- Opening Delimiter -

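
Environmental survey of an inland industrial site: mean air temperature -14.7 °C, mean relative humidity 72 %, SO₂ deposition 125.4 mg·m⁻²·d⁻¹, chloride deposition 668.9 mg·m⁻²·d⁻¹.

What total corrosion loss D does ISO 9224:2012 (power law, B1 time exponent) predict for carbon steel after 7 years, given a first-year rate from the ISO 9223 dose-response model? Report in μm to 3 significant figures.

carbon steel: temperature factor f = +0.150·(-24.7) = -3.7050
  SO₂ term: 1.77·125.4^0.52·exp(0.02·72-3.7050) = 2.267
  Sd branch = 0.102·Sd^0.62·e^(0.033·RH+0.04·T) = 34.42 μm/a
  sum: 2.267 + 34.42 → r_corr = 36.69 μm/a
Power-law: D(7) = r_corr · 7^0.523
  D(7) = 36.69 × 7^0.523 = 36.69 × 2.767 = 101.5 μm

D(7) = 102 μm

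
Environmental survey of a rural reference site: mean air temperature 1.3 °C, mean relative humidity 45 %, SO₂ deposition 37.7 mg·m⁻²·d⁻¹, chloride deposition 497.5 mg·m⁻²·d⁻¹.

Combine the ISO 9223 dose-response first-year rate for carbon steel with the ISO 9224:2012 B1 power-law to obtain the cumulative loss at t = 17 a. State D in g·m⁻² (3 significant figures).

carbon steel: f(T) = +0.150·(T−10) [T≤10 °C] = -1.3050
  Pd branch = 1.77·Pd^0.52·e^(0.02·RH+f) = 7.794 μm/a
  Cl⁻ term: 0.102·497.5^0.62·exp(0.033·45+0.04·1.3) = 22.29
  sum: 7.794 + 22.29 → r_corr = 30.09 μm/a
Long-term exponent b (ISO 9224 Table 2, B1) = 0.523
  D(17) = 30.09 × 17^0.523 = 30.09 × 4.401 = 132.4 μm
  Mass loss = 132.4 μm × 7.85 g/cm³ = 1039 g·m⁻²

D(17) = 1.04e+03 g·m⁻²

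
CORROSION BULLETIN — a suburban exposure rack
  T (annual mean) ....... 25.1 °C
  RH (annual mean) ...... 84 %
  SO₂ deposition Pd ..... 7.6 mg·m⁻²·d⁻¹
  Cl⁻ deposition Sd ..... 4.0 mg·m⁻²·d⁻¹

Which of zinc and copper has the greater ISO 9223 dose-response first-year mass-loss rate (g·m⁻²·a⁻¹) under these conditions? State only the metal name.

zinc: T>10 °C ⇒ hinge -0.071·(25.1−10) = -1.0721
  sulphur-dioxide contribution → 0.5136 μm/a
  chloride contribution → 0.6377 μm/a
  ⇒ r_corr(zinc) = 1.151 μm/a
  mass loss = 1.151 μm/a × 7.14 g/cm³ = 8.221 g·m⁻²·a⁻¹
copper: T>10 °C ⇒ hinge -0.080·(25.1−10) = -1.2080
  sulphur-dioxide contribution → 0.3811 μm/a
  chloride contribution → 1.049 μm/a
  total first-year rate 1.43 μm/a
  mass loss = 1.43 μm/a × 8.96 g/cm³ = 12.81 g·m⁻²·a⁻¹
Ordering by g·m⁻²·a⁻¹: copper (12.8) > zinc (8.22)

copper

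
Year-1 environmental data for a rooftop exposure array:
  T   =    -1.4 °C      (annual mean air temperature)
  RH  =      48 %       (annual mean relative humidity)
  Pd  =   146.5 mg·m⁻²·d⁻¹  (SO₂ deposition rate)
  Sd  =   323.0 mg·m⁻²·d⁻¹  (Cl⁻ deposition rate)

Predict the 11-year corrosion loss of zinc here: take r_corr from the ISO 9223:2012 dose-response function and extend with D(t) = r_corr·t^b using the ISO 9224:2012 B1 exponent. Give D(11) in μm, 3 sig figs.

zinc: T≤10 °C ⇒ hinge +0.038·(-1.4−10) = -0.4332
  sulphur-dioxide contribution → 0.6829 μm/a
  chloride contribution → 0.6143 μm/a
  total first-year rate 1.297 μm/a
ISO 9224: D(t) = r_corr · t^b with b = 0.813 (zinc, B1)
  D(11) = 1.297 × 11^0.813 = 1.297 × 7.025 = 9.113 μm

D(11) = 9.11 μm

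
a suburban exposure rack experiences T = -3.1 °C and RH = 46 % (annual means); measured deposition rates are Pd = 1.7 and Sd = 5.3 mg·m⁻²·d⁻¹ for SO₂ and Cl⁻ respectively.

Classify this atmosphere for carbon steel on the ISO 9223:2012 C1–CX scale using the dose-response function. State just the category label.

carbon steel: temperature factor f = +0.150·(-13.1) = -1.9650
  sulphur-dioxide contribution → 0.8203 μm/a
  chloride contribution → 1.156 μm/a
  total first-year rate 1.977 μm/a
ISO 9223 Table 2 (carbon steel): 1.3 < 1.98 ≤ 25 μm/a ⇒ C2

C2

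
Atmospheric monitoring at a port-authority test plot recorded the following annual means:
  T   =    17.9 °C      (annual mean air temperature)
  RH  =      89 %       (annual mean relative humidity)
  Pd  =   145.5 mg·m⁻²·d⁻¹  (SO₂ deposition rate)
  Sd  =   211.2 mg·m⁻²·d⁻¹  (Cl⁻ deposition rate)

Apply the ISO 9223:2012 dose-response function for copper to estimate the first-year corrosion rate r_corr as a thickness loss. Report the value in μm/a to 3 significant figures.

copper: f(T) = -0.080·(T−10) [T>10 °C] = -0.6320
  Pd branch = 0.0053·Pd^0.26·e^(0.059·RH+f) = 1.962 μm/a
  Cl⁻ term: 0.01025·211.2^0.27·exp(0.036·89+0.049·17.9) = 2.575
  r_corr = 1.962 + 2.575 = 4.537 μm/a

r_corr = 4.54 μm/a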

- Closing Delimiter -
- Opening Delimiter -

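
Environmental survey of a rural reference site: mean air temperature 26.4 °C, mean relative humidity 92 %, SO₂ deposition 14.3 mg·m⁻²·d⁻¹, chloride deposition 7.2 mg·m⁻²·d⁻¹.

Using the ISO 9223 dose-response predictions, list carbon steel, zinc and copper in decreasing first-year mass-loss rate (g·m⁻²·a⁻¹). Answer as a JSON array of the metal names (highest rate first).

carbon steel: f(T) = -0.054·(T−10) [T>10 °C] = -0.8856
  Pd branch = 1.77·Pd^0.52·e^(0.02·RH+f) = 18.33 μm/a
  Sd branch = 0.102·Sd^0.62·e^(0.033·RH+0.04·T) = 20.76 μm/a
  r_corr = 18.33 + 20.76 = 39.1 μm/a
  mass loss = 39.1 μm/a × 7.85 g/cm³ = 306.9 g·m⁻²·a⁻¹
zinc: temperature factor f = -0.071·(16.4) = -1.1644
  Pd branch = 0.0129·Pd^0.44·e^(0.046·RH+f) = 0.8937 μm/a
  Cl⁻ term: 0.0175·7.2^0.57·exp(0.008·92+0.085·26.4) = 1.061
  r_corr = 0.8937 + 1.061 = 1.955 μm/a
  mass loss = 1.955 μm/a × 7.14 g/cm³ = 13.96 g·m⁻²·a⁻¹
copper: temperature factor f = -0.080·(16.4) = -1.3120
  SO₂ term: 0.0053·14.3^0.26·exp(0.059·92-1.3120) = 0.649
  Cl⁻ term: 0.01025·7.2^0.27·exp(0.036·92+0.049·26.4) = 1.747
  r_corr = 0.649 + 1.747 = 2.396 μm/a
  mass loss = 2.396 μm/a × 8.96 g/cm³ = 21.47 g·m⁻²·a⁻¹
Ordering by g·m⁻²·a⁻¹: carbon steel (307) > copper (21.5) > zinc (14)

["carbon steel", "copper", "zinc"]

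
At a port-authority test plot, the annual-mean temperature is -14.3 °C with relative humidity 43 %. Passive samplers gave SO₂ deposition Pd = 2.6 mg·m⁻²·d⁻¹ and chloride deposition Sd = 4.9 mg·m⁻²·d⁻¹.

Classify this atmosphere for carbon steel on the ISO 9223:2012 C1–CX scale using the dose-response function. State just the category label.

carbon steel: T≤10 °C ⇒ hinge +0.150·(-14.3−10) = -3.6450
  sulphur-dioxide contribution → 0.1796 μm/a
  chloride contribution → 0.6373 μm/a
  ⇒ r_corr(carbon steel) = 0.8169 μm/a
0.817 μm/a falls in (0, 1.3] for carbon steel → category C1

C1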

- Closing Delimiter -
- Opening Delimiter -

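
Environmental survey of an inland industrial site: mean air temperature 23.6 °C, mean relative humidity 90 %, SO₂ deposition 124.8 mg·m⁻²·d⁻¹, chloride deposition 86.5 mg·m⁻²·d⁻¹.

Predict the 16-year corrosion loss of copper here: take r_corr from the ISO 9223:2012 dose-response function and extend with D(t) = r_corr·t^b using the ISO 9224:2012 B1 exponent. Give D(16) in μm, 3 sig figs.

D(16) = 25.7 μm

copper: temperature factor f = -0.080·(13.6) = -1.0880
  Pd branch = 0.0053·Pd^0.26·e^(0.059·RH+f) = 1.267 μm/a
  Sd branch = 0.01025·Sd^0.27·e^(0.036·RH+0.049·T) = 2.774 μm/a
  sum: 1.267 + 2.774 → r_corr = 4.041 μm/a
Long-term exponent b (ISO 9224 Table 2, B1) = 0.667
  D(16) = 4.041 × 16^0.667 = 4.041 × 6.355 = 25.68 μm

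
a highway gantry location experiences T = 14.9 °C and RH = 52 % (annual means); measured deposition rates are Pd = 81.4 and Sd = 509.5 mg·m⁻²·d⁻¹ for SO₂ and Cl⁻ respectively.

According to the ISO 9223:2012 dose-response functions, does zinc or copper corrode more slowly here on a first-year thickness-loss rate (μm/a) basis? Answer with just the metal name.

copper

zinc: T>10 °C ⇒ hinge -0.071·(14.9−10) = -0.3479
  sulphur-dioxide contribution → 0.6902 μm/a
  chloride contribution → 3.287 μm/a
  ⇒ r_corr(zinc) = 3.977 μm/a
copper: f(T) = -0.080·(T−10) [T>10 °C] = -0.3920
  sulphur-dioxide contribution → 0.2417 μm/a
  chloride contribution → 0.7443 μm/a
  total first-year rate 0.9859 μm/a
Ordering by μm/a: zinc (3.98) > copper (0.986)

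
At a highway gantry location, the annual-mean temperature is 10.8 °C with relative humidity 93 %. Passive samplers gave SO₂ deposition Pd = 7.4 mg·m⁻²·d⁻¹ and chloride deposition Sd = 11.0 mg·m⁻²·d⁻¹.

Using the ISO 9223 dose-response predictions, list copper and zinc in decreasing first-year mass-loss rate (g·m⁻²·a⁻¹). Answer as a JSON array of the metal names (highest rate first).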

- Closing Delimiter -

- _WHAT IS EXPECTED_
Would you give the number of lines in this listing that include "gantry"? Only the number, please.

- _ANSWER_
2